### Raw data
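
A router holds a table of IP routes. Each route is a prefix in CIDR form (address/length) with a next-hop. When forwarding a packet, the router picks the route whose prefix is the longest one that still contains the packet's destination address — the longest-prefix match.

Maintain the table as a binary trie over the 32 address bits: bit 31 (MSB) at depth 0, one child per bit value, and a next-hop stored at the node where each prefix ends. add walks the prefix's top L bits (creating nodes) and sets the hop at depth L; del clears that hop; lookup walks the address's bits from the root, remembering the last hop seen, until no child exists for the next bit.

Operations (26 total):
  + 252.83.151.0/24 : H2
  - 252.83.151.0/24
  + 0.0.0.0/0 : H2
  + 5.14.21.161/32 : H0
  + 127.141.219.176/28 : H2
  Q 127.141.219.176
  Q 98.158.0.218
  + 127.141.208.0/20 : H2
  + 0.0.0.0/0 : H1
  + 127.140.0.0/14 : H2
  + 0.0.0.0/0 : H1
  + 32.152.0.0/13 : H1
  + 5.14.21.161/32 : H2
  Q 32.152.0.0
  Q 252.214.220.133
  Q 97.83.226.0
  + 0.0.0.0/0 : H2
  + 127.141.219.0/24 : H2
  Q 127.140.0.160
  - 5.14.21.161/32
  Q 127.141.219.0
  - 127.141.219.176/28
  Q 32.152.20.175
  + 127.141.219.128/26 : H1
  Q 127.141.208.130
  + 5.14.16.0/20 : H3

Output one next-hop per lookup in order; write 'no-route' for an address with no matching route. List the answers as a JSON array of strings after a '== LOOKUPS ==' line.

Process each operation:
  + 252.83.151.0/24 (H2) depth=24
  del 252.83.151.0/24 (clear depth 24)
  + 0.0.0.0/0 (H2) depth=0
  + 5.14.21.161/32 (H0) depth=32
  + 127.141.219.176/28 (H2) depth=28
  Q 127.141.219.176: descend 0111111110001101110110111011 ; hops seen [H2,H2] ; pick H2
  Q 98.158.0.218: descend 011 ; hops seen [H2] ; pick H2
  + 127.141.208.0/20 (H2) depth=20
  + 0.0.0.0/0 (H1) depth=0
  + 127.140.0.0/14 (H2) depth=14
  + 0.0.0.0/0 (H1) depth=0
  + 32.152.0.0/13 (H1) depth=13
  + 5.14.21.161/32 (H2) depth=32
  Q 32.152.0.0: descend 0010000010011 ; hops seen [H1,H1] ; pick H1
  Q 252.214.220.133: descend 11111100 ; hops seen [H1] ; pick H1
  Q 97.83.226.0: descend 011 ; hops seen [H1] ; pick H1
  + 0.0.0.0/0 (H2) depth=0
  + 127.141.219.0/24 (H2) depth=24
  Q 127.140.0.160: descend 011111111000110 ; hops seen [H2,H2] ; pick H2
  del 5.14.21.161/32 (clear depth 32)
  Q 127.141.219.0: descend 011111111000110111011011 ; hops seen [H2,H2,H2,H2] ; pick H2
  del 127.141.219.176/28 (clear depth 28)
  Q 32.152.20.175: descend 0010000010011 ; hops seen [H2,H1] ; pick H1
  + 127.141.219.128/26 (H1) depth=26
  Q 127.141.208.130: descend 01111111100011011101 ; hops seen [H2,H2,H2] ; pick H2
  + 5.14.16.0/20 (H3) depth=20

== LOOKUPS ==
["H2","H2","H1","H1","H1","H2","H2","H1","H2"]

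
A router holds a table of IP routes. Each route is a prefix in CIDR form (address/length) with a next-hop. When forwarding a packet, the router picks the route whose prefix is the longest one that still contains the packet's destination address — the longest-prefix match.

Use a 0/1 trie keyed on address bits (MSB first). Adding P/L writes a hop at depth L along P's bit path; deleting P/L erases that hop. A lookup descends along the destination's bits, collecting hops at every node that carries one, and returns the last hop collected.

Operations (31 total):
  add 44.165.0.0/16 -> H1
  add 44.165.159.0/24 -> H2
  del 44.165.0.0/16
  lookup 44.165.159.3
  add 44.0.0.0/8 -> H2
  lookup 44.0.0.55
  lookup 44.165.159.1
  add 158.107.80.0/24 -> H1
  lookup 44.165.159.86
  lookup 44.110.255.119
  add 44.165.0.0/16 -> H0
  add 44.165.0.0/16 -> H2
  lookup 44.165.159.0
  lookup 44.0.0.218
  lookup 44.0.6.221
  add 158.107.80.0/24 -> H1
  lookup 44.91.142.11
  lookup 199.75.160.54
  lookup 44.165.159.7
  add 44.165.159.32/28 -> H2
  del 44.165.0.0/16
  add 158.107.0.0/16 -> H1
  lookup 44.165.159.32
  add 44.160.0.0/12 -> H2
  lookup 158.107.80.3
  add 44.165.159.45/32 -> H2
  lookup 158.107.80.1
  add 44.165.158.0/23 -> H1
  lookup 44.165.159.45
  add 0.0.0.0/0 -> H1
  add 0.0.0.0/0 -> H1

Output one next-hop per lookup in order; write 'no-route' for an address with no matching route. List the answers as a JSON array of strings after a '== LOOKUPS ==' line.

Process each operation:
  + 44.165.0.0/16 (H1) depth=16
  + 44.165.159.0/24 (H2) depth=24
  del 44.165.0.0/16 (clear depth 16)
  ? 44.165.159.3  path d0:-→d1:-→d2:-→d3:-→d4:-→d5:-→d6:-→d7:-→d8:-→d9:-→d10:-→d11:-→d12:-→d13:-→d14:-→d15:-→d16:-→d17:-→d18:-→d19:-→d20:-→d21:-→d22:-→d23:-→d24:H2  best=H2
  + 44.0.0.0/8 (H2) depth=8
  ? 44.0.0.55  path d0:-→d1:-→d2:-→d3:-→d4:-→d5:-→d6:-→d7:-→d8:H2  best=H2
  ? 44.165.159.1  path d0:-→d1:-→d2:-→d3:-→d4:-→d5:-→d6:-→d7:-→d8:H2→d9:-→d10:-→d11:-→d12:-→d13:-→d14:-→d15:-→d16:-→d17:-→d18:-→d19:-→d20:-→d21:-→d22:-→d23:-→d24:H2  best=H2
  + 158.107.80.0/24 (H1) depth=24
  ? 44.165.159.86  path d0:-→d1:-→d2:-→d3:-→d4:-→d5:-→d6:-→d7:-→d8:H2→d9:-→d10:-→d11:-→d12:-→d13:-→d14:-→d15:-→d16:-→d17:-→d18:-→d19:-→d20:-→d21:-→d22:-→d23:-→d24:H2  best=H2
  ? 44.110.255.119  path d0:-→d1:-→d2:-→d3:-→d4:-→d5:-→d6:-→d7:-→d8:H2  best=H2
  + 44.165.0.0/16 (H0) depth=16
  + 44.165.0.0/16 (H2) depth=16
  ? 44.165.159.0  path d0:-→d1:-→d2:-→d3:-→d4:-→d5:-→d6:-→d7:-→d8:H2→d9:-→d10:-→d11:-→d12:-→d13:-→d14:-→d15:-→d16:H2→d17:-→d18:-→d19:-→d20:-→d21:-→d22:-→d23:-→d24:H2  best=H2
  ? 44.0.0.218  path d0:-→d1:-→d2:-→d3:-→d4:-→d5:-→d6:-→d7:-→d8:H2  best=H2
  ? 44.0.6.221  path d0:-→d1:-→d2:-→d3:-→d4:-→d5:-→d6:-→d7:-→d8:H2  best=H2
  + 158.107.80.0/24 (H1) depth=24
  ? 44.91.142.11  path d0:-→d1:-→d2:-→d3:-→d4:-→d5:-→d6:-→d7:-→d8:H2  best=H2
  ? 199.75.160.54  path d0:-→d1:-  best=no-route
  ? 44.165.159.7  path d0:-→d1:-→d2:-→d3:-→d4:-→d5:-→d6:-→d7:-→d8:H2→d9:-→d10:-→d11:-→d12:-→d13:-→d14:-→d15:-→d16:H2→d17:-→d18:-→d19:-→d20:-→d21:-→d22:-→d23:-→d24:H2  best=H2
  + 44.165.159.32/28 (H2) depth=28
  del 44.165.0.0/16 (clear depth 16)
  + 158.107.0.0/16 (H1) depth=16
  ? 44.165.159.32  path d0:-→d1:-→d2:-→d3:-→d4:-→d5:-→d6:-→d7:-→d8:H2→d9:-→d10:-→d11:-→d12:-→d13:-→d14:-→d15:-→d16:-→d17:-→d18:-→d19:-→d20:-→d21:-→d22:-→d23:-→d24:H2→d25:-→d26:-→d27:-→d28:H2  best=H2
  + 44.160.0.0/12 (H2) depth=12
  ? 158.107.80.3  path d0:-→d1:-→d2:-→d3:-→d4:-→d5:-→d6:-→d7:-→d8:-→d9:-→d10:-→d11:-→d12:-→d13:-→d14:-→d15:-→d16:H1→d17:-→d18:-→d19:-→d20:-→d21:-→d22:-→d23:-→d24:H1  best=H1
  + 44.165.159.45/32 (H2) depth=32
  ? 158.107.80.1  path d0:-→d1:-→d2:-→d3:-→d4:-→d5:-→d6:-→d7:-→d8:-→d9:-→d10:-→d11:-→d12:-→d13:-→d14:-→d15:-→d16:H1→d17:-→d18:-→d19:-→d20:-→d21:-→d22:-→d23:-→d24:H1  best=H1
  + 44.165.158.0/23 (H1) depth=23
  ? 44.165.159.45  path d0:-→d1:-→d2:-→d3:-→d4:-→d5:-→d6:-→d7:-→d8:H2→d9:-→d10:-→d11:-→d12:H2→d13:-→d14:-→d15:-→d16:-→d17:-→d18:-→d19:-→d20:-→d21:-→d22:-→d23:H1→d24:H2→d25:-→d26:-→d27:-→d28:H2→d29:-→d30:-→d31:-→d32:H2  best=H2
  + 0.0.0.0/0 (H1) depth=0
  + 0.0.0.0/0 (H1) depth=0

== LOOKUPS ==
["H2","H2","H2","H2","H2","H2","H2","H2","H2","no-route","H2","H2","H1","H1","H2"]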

### Task statement
Give again, word for word, every line of the listing above from the one with "Use a 0/1 trie" to the one with "add 44.160.0.0/12 -> H2", both inclusive, and nothing beyond them.

### Result of the exercise
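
Use a 0/1 trie keyed on address bits (MSB first). Adding P/L writes a hop at depth L along P's bit path; deleting P/L erases that hop. A lookup descends along the destination's bits, collecting hops at every node that carries one, and returns the last hop collected.

Operations (31 total):
  add 44.165.0.0/16 -> H1
  add 44.165.159.0/24 -> H2
  del 44.165.0.0/16
  lookup 44.165.159.3
  add 44.0.0.0/8 -> H2
  lookup 44.0.0.55
  lookup 44.165.159.1
  add 158.107.80.0/24 -> H1
  lookup 44.165.159.86
  lookup 44.110.255.119
  add 44.165.0.0/16 -> H0
  add 44.165.0.0/16 -> H2
  lookup 44.165.159.0
  lookup 44.0.0.218
  lookup 44.0.6.221
  add 158.107.80.0/24 -> H1
  lookup 44.91.142.11
  lookup 199.75.160.54
  lookup 44.165.159.7
  add 44.165.159.32/28 -> H2
  del 44.165.0.0/16
  add 158.107.0.0/16 -> H1
  lookup 44.165.159.32
  add 44.160.0.0/12 -> H2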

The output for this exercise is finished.